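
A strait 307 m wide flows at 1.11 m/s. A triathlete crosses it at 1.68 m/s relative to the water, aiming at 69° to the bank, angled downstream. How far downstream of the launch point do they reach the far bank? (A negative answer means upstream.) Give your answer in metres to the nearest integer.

335 m

Perpendicular speed = 1.568 m/s; crossing time = 307 / 1.568 = 195.739 s.
Net downstream speed = 1.712 m/s.
Drift = 1.712 × 195.739 = 335.117 m (downstream).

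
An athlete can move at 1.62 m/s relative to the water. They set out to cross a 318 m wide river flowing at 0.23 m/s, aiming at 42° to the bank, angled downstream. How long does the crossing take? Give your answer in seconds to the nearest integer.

The component of the athlete's velocity perpendicular to the bank is 1.62 × sin 42° = 1.084 m/s.
The current is parallel to the bank, so it does not affect the crossing time.
Time = 318 / 1.084 = 293.360 s.

293 s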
━━━━━━━━
Assignment: Set down the whole of the material again, exactly.

Result for this task:
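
A strait 307 m wide flows at 1.11 m/s. A triathlete crosses it at 1.68 m/s relative to the water, aiming at 69° to the bank, angled downstream. How far downstream of the launch point do they reach the far bank? (A negative answer means upstream.) Give your answer in metres to the nearest integer.

335 m

Perpendicular speed = 1.568 m/s; crossing time = 307 / 1.568 = 195.739 s.
Net downstream speed = 1.712 m/s.
Drift = 1.712 × 195.739 = 335.117 m (downstream).

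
An athlete can move at 1.62 m/s relative to the water. They set out to cross a 318 m wide river flowing at 0.23 m/s, aiming at 42° to the bank, angled downstream. How long does the crossing take? Give your answer in seconds to the nearest integer.

The component of the athlete's velocity perpendicular to the bank is 1.62 × sin 42° = 1.084 m/s.
The current is parallel to the bank, so it does not affect the crossing time.
Time = 318 / 1.084 = 293.360 s.

293 s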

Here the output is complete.